> [Your task]
Give back exactly the lines from the start of the listing to the line containing "Let d(U, y)", inclusive, and nothing beyond them.

> [Listed entries]
--- START ---

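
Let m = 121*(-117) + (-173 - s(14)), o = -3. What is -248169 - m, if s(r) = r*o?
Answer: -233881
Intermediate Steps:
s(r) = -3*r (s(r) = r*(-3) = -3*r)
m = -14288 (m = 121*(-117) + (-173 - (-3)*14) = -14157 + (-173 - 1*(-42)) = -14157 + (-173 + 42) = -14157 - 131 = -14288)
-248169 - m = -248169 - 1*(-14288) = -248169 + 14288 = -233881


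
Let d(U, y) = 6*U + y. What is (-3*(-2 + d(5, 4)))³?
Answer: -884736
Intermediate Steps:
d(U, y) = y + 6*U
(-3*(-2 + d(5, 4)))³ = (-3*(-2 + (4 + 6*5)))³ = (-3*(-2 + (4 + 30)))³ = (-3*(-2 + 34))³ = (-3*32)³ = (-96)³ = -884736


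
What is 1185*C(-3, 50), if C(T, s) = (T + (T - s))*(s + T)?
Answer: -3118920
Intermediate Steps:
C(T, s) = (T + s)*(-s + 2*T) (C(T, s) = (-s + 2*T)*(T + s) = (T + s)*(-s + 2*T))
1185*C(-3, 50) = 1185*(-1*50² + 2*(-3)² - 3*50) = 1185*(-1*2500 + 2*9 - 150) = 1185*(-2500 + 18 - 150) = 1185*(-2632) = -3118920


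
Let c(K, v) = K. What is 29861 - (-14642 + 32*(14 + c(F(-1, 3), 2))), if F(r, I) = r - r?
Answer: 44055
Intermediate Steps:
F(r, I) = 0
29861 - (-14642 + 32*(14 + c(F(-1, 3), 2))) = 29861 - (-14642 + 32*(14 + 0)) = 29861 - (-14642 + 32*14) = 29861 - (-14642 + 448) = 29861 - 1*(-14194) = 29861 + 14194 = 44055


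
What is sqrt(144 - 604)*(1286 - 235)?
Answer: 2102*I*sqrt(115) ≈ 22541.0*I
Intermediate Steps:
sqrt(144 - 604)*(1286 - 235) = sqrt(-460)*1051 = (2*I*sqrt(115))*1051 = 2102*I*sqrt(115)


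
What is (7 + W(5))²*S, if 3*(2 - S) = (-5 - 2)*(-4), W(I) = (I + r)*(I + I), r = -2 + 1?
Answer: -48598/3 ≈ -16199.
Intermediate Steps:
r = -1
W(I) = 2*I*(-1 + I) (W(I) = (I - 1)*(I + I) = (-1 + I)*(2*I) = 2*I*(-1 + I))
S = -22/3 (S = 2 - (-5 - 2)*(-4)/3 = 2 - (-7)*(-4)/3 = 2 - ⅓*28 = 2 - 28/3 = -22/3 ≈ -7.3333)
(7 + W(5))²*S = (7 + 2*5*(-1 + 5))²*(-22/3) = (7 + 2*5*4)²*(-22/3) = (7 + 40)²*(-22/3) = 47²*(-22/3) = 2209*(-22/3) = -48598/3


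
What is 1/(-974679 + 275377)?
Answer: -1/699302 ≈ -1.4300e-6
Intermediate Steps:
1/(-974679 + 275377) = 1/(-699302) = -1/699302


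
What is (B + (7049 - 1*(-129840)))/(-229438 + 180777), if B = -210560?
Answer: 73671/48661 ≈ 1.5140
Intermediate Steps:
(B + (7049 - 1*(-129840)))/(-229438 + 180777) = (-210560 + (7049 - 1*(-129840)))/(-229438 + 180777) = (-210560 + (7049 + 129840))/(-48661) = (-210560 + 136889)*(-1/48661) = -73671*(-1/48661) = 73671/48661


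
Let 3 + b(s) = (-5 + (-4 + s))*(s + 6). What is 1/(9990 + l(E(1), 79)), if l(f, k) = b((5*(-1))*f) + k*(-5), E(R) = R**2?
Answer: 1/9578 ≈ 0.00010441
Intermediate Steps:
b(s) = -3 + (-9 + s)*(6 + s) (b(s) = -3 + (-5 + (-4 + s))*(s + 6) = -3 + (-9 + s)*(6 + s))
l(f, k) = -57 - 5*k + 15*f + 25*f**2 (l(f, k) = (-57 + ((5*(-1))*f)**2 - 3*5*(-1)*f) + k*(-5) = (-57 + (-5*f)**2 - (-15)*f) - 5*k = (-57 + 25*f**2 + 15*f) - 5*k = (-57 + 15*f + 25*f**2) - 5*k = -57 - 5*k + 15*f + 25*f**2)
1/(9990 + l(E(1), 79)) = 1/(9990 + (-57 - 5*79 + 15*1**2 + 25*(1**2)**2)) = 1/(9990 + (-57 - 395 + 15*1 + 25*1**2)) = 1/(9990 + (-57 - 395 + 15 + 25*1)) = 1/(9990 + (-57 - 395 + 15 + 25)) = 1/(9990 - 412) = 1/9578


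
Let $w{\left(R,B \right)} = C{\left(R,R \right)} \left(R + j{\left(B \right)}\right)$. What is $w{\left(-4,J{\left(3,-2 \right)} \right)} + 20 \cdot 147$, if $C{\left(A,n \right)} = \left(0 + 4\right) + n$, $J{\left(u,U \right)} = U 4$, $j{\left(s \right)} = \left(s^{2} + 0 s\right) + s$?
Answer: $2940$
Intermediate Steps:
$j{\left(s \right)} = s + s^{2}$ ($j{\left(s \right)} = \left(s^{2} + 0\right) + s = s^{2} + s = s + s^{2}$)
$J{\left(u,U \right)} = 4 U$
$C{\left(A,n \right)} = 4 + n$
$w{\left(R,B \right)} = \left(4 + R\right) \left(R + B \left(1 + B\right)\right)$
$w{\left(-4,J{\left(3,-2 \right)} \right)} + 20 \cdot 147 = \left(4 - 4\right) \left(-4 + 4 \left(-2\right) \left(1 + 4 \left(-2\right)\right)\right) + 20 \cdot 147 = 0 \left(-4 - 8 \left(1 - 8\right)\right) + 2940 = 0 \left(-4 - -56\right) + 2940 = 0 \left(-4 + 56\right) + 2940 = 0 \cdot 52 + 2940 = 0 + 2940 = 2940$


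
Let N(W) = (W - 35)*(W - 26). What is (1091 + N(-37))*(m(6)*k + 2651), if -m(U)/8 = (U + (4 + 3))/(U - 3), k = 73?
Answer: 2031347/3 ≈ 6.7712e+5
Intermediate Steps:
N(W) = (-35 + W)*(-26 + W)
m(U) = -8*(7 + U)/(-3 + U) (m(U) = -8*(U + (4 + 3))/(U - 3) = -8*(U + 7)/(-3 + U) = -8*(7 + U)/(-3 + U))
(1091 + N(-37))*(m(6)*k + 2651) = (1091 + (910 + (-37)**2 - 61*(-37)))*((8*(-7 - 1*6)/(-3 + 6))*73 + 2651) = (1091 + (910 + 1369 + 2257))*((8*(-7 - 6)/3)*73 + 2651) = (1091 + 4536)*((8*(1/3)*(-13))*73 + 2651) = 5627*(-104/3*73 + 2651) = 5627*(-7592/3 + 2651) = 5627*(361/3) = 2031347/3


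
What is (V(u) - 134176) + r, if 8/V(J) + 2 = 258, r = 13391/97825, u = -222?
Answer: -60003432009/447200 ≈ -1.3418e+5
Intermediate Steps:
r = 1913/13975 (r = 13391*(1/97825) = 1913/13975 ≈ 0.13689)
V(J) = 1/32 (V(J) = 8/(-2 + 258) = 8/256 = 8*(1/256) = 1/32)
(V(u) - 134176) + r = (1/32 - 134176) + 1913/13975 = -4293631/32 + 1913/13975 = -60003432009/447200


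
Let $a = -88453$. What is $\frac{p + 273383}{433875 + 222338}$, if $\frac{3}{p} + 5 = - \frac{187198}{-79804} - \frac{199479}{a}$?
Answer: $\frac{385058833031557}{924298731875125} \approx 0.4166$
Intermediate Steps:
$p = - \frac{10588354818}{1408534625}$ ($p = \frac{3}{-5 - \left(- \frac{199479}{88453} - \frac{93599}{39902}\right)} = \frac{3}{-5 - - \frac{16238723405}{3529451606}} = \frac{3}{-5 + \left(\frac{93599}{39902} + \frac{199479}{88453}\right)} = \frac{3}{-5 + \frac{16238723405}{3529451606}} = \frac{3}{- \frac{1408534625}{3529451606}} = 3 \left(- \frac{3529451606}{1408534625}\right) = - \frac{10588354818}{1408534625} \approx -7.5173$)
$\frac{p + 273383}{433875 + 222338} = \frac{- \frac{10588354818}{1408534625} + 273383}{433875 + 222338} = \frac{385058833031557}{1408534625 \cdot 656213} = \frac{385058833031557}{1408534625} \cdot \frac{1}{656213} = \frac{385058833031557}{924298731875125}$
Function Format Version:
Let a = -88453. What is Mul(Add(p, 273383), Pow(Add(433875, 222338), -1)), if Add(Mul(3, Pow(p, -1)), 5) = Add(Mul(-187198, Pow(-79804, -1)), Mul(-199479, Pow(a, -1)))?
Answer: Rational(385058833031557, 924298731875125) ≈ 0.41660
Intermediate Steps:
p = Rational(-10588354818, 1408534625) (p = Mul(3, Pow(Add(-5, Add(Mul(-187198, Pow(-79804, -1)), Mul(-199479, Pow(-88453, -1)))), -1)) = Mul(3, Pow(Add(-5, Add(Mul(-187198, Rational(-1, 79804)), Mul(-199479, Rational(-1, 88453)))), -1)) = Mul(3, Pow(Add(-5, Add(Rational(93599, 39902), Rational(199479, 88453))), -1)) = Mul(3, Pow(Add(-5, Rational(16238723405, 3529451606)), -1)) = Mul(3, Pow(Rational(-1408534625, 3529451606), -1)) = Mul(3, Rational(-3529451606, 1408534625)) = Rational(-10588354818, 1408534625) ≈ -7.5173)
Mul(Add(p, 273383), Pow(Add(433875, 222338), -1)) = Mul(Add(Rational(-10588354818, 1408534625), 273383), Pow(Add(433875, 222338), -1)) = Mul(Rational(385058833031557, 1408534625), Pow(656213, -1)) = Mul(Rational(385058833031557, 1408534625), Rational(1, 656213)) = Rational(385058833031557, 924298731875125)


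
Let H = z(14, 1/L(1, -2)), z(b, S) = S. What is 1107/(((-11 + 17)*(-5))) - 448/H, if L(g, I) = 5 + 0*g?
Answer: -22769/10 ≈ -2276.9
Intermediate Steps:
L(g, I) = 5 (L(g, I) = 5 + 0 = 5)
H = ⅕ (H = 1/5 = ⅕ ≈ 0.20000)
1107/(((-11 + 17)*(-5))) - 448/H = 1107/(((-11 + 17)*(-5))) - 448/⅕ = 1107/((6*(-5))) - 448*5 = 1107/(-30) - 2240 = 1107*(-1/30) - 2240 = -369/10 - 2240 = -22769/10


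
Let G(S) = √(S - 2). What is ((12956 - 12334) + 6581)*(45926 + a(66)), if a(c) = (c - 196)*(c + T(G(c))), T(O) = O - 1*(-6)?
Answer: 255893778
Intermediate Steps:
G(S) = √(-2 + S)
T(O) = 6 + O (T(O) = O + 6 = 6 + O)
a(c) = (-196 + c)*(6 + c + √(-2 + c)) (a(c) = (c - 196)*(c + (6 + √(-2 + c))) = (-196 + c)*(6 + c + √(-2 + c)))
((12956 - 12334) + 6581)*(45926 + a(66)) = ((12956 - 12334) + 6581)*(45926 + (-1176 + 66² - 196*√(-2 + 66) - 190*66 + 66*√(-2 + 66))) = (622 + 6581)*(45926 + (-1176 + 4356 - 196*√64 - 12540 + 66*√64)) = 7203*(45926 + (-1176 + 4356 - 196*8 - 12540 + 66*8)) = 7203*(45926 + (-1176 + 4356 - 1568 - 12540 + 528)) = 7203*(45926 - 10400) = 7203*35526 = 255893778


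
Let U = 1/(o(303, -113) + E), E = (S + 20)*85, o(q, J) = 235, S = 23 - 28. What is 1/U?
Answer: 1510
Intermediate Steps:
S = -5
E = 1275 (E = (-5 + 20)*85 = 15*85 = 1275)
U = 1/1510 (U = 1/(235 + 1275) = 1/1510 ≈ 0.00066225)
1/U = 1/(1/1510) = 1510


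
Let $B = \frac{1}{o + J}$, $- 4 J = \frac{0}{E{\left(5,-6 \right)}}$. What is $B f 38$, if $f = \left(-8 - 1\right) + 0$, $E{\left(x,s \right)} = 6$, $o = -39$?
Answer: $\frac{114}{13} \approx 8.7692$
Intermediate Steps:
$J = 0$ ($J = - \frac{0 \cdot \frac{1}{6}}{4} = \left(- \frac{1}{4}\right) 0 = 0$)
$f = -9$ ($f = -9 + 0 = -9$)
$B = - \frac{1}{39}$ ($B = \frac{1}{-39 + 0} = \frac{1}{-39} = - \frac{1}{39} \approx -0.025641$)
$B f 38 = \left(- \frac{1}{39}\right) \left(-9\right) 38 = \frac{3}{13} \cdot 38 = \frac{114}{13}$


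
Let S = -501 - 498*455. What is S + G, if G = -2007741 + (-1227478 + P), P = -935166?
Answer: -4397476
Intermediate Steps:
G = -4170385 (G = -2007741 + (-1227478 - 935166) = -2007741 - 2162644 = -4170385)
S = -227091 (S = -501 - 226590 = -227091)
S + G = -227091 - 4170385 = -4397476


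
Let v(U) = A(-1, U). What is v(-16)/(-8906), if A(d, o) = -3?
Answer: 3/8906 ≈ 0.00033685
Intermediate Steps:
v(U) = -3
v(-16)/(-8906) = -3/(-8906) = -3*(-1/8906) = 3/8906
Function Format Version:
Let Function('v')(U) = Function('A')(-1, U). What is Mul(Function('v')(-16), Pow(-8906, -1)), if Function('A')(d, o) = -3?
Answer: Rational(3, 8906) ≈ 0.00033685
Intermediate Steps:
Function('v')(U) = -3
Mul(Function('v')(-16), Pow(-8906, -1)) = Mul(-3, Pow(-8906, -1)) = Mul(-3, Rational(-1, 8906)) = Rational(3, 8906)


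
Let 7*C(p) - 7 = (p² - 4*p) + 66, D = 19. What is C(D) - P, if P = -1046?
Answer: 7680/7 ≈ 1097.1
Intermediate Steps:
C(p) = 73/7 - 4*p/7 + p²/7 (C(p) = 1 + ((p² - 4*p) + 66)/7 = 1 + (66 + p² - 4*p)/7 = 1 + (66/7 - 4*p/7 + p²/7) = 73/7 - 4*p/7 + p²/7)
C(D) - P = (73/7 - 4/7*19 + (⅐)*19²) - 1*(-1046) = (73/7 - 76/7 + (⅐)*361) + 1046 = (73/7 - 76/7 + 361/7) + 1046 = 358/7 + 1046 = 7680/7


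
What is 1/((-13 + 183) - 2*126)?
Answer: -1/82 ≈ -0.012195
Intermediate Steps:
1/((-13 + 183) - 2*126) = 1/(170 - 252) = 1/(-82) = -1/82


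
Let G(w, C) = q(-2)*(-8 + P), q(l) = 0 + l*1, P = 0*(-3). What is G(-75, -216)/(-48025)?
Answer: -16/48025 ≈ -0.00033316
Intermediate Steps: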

--- END ---

> [Written solution]
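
Let m = 121*(-117) + (-173 - s(14)), o = -3. What is -248169 - m, if s(r) = r*o?
Answer: -233881
Intermediate Steps:
s(r) = -3*r (s(r) = r*(-3) = -3*r)
m = -14288 (m = 121*(-117) + (-173 - (-3)*14) = -14157 + (-173 - 1*(-42)) = -14157 + (-173 + 42) = -14157 - 131 = -14288)
-248169 - m = -248169 - 1*(-14288) = -248169 + 14288 = -233881


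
Let d(U, y) = 6*U + y. What is (-3*(-2 + d(5, 4)))³?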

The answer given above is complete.